(Data extracted from a collection)
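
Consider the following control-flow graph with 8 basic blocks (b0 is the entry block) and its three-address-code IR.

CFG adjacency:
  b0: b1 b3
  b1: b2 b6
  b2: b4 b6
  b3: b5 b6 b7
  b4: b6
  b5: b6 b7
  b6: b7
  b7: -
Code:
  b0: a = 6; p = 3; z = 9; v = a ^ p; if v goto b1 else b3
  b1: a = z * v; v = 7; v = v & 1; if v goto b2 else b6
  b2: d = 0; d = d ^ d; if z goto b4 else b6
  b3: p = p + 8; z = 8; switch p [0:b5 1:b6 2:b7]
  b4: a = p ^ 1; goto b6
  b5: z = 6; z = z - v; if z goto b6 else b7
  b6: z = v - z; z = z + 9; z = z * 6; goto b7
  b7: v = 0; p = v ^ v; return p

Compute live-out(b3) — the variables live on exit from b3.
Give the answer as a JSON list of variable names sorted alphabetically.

Block summaries:
  b0: {a,p,v,z} / ∅
  b1: {a,v} / {v,z}
  b2: {d} / {z}
  b3: {p,z} / {p}
  b4: {a} / {p}
  b5: {z} / {v}
  b6: {z} / {v,z}
  b7: {p,v} / ∅

Backward fixpoint:
  b0 li=∅ lo={p,v,z}
  b1 li={p,v,z} lo={p,v,z}
  b2 li={p,v,z} lo={p,v,z}
  b3 li={p,v} lo={v,z}
  b4 li={p,v,z} lo={v,z}
  b5 li={v} lo={v,z}
  b6 li={v,z} lo=∅
  b7 li=∅ lo=∅

live-out(b3) = ["v", "z"]

Answer: ["v", "z"]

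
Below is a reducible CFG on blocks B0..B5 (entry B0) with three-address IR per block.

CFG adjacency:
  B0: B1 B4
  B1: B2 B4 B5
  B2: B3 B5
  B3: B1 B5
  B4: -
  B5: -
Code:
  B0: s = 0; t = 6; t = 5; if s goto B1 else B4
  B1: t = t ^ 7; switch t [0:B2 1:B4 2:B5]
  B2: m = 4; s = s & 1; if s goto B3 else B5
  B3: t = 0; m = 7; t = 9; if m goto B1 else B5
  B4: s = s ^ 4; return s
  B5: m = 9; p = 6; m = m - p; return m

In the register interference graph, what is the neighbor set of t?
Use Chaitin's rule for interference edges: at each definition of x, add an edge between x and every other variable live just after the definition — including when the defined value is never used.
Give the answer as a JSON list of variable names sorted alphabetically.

Answer: ["m", "s"]

Working:
def/use:
  B0: def={s,t} ue=∅
  B1: def={t} ue={t}
  B2: def={m,s} ue={s}
  B3: def={m,t} ue=∅
  B4: def={s} ue={s}
  B5: def={m,p} ue=∅

Liveness:
  B0: in=∅ out={s,t}
  B1: in={s,t} out={s}
  B2: in={s} out={s}
  B3: in={s} out={s,t}
  B4: in={s} out=∅
  B5: in=∅ out=∅

Conflict graph:
  m↔{p,s,t}
  p↔{m}
  s↔{m,t}
  t↔{m,s}

N(t) = ["m", "s"]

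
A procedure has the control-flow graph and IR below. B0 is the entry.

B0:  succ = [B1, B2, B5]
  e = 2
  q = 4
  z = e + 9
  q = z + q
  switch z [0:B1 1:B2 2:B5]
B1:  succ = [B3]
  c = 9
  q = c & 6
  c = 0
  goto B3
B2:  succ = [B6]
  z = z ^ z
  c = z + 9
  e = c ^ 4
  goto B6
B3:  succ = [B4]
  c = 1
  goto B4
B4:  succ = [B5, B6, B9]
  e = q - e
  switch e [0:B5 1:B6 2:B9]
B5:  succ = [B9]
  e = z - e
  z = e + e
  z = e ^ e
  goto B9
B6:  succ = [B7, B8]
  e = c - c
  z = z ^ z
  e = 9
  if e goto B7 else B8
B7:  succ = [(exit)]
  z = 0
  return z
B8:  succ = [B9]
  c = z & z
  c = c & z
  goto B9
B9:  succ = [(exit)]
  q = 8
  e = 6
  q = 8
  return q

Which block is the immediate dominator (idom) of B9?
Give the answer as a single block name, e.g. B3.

Answer: B0

Working:
idom tree: B1←B0 B2←B0 B3←B1 B4←B3 B5←B0 B6←B0 B7←B6 B8←B6 B9←B0
Join-block Dom:
  B5: preds {B0,B4}: {B0} ∩ {B0,B1,B3,B4} = {B0}; idom=B0
  B6: preds {B2,B4}: {B0,B2} ∩ {B0,B1,B3,B4} = {B0}; idom=B0
  B9: preds {B4,B5,B8}: {B0,B1,B3,B4} ∩ {B0,B5} ∩ {B0,B6,B8} = {B0}; idom=B0

idom(B9) = B0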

== Exercise details ==
Each record above is to be returned verbatim.

== Output of the task ==
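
Consider the following control-flow graph with 8 basic blocks (b0 is the entry block) and its three-address-code IR.

CFG adjacency:
  b0: b1 b3
  b1: b2 b6
  b2: b4 b6
  b3: b5 b6 b7
  b4: b6
  b5: b6 b7
  b6: b7
  b7: -
Code:
  b0: a = 6; p = 3; z = 9; v = a ^ p; if v goto b1 else b3
  b1: a = z * v; v = 7; v = v & 1; if v goto b2 else b6
  b2: d = 0; d = d ^ d; if z goto b4 else b6
  b3: p = p + 8; z = 8; switch p [0:b5 1:b6 2:b7]
  b4: a = p ^ 1; goto b6
  b5: z = 6; z = z - v; if z goto b6 else b7
  b6: z = v - z; z = z + 9; z = z * 6; goto b7
  b7: v = 0; p = v ^ v; return p

Compute live-out(b3) — the variables live on exit from b3.
Give the answer as a JSON list of variable names sorted alphabetically.

Block summaries:
  b0: {a,p,v,z} / ∅
  b1: {a,v} / {v,z}
  b2: {d} / {z}
  b3: {p,z} / {p}
  b4: {a} / {p}
  b5: {z} / {v}
  b6: {z} / {v,z}
  b7: {p,v} / ∅

Backward fixpoint:
  b0 li=∅ lo={p,v,z}
  b1 li={p,v,z} lo={p,v,z}
  b2 li={p,v,z} lo={p,v,z}
  b3 li={p,v} lo={v,z}
  b4 li={p,v,z} lo={v,z}
  b5 li={v} lo={v,z}
  b6 li={v,z} lo=∅
  b7 li=∅ lo=∅

live-out(b3) = ["v", "z"]

Answer: ["v", "z"]

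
Below is a reducible CFG on blocks B0..B5 (entry B0) with three-address IR per block.

CFG adjacency:
  B0: B1 B4
  B1: B2 B4 B5
  B2: B3 B5
  B3: B1 B5
  B4: -
  B5: -
Code:
  B0: s = 0; t = 6; t = 5; if s goto B1 else B4
  B1: t = t ^ 7; switch t [0:B2 1:B4 2:B5]
  B2: m = 4; s = s & 1; if s goto B3 else B5
  B3: t = 0; m = 7; t = 9; if m goto B1 else B5
  B4: s = s ^ 4; return s
  B5: m = 9; p = 6; m = m - p; return m

In the register interference graph, what is the neighbor set of t?
Use Chaitin's rule for interference edges: at each definition of x, add an edge between x and every other variable live just after the definition — including when the defined value is never used.
Give the answer as a JSON list of variable names sorted alphabetically.

Answer: ["m", "s"]

Working:
def/use:
  B0: def={s,t} ue=∅
  B1: def={t} ue={t}
  B2: def={m,s} ue={s}
  B3: def={m,t} ue=∅
  B4: def={s} ue={s}
  B5: def={m,p} ue=∅

Liveness:
  B0: in=∅ out={s,t}
  B1: in={s,t} out={s}
  B2: in={s} out={s}
  B3: in={s} out={s,t}
  B4: in={s} out=∅
  B5: in=∅ out=∅

Conflict graph:
  m↔{p,s,t}
  p↔{m}
  s↔{m,t}
  t↔{m,s}

N(t) = ["m", "s"]

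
A procedure has the control-flow graph and IR below. B0 is the entry.

B0:  succ = [B1, B2, B5]
  e = 2
  q = 4
  z = e + 9
  q = z + q
  switch z [0:B1 1:B2 2:B5]
B1:  succ = [B3]
  c = 9
  q = c & 6
  c = 0
  goto B3
B2:  succ = [B6]
  z = z ^ z
  c = z + 9
  e = c ^ 4
  goto B6
B3:  succ = [B4]
  c = 1
  goto B4
B4:  succ = [B5, B6, B9]
  e = q - e
  switch e [0:B5 1:B6 2:B9]
B5:  succ = [B9]
  e = z - e
  z = e + e
  z = e ^ e
  goto B9
B6:  succ = [B7, B8]
  e = c - c
  z = z ^ z
  e = 9
  if e goto B7 else B8
B7:  succ = [(exit)]
  z = 0
  return z
B8:  succ = [B9]
  c = z & z
  c = c & z
  goto B9
B9:  succ = [(exit)]
  q = 8
  e = 6
  q = 8
  return q

Which block is the immediate dominator (idom) of B9?
Give the answer as a single block name, e.g. B3.

Answer: B0

Working:
idom tree: B1←B0 B2←B0 B3←B1 B4←B3 B5←B0 B6←B0 B7←B6 B8←B6 B9←B0
Join-block Dom:
  B5: preds {B0,B4}: {B0} ∩ {B0,B1,B3,B4} = {B0}; idom=B0
  B6: preds {B2,B4}: {B0,B2} ∩ {B0,B1,B3,B4} = {B0}; idom=B0
  B9: preds {B4,B5,B8}: {B0,B1,B3,B4} ∩ {B0,B5} ∩ {B0,B6,B8} = {B0}; idom=B0

idom(B9) = B0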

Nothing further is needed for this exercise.